BEGIN Dataset records
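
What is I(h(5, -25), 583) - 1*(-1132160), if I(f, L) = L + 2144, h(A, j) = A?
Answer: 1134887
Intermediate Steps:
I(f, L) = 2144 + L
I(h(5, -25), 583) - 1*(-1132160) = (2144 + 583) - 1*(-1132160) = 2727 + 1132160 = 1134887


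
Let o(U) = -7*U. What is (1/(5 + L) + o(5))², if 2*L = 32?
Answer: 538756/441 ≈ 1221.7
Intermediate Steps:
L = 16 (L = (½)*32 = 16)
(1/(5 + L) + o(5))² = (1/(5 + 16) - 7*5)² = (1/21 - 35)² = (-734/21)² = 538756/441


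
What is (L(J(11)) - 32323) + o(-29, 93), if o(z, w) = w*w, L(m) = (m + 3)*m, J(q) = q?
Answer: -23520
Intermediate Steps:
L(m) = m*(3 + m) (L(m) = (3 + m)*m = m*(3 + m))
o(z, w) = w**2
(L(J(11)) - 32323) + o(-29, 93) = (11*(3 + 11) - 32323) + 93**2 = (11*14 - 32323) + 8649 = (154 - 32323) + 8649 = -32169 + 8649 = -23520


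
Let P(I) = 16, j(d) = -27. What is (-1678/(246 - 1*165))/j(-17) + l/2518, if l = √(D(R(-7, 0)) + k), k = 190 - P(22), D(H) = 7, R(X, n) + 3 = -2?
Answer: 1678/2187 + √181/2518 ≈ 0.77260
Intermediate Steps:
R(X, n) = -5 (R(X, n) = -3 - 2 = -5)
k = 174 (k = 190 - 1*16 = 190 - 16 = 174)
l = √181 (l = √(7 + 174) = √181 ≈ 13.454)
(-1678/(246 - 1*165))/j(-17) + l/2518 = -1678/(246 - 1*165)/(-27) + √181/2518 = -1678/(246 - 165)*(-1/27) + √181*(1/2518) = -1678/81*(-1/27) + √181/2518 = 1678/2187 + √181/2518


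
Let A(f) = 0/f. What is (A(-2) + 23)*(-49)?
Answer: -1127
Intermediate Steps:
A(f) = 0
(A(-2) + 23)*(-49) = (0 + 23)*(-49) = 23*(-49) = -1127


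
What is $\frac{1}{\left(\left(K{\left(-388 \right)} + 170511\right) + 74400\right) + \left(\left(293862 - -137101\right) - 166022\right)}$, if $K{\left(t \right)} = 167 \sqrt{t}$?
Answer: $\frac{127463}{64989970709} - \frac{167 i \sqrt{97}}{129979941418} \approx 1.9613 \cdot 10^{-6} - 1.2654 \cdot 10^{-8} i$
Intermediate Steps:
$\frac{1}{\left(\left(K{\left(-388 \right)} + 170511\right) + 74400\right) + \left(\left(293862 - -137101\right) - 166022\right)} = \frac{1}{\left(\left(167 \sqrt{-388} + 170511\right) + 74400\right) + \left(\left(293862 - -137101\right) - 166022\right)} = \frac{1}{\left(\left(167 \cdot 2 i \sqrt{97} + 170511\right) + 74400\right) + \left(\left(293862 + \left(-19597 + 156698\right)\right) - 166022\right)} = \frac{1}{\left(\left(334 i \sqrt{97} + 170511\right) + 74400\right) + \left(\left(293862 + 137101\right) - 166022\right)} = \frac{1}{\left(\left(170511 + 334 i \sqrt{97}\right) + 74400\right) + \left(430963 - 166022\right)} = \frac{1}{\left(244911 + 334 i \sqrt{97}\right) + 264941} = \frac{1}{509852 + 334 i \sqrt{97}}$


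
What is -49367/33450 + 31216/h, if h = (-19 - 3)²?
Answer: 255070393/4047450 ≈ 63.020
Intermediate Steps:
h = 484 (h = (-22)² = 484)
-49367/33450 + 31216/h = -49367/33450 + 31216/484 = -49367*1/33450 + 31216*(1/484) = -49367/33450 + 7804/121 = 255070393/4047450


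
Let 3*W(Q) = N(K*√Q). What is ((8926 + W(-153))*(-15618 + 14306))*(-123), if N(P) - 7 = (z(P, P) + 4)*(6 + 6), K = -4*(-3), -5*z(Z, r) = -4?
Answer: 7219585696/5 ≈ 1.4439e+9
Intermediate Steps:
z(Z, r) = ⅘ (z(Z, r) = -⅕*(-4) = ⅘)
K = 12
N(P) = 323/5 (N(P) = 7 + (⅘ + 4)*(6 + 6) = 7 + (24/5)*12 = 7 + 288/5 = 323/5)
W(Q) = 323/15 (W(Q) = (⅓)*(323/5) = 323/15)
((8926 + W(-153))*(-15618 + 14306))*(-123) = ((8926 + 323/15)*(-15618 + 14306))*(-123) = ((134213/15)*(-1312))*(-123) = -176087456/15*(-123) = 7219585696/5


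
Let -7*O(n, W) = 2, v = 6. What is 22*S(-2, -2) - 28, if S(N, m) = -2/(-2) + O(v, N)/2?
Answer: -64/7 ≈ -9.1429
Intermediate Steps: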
END Dataset records
BEGIN Dataset records
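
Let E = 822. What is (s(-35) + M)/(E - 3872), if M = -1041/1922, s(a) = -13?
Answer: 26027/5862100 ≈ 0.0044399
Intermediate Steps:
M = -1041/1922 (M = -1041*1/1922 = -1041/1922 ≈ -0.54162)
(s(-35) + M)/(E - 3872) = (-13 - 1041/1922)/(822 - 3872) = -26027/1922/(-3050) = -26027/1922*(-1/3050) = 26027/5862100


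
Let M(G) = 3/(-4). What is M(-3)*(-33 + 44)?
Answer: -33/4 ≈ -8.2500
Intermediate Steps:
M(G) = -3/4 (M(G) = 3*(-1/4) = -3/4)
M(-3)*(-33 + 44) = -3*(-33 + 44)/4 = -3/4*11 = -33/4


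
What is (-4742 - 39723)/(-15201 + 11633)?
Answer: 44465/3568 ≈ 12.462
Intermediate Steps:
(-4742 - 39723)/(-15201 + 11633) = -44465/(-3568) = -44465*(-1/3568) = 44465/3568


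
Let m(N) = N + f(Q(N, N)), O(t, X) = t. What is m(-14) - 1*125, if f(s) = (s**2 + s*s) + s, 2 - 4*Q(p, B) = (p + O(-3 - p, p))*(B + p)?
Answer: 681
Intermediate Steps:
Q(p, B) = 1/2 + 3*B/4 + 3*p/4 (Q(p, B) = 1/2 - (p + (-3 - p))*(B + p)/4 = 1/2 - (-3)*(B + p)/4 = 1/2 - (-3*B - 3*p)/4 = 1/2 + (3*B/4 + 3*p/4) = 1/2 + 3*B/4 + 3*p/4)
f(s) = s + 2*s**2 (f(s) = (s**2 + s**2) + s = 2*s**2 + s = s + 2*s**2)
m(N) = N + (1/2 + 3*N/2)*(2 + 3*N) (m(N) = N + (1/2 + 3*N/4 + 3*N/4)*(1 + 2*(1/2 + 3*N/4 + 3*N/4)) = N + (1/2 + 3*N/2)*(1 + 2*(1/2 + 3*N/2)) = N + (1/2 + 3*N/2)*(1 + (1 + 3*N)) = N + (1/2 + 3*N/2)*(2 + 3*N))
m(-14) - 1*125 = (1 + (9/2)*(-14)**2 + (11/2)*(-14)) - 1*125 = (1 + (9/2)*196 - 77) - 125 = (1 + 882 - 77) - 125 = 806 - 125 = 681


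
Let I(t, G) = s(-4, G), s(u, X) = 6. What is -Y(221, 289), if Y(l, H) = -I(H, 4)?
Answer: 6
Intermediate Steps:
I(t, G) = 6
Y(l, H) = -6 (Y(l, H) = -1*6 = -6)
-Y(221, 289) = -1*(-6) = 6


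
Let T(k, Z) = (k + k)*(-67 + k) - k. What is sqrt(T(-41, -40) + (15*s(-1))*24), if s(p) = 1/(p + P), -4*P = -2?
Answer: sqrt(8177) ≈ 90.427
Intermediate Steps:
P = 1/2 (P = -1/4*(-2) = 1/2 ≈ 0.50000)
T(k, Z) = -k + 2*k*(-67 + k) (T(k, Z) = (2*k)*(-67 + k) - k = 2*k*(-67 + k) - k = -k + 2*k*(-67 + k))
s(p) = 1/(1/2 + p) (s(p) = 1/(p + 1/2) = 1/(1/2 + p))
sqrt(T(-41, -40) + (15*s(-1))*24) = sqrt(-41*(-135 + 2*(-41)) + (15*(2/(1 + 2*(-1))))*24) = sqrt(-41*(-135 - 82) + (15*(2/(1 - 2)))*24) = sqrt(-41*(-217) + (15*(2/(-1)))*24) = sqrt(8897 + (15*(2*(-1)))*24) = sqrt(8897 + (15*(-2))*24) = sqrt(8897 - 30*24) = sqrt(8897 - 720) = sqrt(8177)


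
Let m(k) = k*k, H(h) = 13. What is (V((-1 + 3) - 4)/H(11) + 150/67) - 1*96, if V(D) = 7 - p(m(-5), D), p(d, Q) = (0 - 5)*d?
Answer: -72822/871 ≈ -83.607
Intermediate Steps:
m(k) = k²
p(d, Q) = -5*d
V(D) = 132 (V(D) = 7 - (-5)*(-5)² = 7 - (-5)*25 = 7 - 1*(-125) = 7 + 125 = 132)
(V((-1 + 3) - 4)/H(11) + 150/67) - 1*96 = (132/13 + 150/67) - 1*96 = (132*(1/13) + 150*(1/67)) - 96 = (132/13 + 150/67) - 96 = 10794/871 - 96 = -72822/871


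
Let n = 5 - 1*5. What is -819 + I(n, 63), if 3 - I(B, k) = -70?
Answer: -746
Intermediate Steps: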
END Dataset records
BEGIN Dataset records
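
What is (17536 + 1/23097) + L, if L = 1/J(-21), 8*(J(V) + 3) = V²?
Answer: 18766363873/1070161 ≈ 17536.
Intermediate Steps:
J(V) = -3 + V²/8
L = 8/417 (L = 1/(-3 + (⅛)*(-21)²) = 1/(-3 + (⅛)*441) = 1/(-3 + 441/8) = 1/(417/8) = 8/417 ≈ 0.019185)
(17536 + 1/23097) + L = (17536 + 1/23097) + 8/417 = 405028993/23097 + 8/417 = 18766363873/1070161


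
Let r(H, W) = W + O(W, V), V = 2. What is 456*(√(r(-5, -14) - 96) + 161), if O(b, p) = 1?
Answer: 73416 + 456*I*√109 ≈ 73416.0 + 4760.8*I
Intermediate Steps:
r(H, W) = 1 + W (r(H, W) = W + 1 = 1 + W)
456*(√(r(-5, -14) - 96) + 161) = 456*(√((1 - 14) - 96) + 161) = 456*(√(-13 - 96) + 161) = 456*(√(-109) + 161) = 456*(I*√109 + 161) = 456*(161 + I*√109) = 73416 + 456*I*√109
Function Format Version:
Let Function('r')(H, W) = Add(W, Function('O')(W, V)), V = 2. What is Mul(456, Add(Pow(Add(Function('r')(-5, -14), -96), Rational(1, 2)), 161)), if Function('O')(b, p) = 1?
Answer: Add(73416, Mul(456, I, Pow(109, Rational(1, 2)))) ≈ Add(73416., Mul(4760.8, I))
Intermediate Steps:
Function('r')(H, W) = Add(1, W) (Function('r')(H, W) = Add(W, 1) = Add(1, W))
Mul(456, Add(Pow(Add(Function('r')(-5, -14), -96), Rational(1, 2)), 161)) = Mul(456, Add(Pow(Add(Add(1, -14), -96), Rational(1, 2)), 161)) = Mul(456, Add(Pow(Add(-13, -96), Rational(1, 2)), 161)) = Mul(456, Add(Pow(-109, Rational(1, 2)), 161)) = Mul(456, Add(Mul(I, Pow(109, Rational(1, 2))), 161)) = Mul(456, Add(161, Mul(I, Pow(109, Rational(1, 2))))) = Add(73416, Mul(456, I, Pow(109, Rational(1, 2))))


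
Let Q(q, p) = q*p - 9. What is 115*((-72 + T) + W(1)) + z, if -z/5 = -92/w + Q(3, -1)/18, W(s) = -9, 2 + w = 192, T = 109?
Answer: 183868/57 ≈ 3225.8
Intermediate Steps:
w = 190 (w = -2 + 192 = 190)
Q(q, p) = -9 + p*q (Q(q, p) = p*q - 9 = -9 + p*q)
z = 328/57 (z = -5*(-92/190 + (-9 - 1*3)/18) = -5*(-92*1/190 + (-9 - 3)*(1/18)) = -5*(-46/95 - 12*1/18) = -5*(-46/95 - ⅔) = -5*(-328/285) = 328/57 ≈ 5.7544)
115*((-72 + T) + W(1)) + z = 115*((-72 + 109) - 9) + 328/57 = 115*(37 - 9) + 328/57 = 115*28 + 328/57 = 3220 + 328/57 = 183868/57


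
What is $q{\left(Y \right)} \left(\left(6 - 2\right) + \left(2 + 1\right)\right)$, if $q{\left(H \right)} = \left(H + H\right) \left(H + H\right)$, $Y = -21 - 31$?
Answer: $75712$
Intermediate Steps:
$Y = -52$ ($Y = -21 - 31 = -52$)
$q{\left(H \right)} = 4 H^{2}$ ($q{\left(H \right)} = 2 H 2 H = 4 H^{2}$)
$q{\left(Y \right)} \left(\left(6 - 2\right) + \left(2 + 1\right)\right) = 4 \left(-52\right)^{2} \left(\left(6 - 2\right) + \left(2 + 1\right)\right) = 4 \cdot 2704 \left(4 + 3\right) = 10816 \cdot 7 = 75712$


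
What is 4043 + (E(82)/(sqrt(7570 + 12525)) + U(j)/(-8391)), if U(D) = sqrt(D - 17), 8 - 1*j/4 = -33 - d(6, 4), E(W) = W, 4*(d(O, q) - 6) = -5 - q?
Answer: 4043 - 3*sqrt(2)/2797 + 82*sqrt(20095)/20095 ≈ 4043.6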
END Dataset records
• [What is being asked]
All that belongs in your answer is the stretch of entries above from the line with "Let Q(q, p)" through the line with "Answer: 4043 - 3*sqrt(2)/2797", printed exactly.

• [Response to the task]
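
Let Q(q, p) = q*p - 9. What is 115*((-72 + T) + W(1)) + z, if -z/5 = -92/w + Q(3, -1)/18, W(s) = -9, 2 + w = 192, T = 109?
Answer: 183868/57 ≈ 3225.8
Intermediate Steps:
w = 190 (w = -2 + 192 = 190)
Q(q, p) = -9 + p*q (Q(q, p) = p*q - 9 = -9 + p*q)
z = 328/57 (z = -5*(-92/190 + (-9 - 1*3)/18) = -5*(-92*1/190 + (-9 - 3)*(1/18)) = -5*(-46/95 - 12*1/18) = -5*(-46/95 - ⅔) = -5*(-328/285) = 328/57 ≈ 5.7544)
115*((-72 + T) + W(1)) + z = 115*((-72 + 109) - 9) + 328/57 = 115*(37 - 9) + 328/57 = 115*28 + 328/57 = 3220 + 328/57 = 183868/57


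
What is $q{\left(Y \right)} \left(\left(6 - 2\right) + \left(2 + 1\right)\right)$, if $q{\left(H \right)} = \left(H + H\right) \left(H + H\right)$, $Y = -21 - 31$?
Answer: $75712$
Intermediate Steps:
$Y = -52$ ($Y = -21 - 31 = -52$)
$q{\left(H \right)} = 4 H^{2}$ ($q{\left(H \right)} = 2 H 2 H = 4 H^{2}$)
$q{\left(Y \right)} \left(\left(6 - 2\right) + \left(2 + 1\right)\right) = 4 \left(-52\right)^{2} \left(\left(6 - 2\right) + \left(2 + 1\right)\right) = 4 \cdot 2704 \left(4 + 3\right) = 10816 \cdot 7 = 75712$


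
What is 4043 + (E(82)/(sqrt(7570 + 12525)) + U(j)/(-8391)), if U(D) = sqrt(D - 17), 8 - 1*j/4 = -33 - d(6, 4), E(W) = W, 4*(d(O, q) - 6) = -5 - q?
Answer: 4043 - 3*sqrt(2)/2797 + 82*sqrt(20095)/20095 ≈ 4043.6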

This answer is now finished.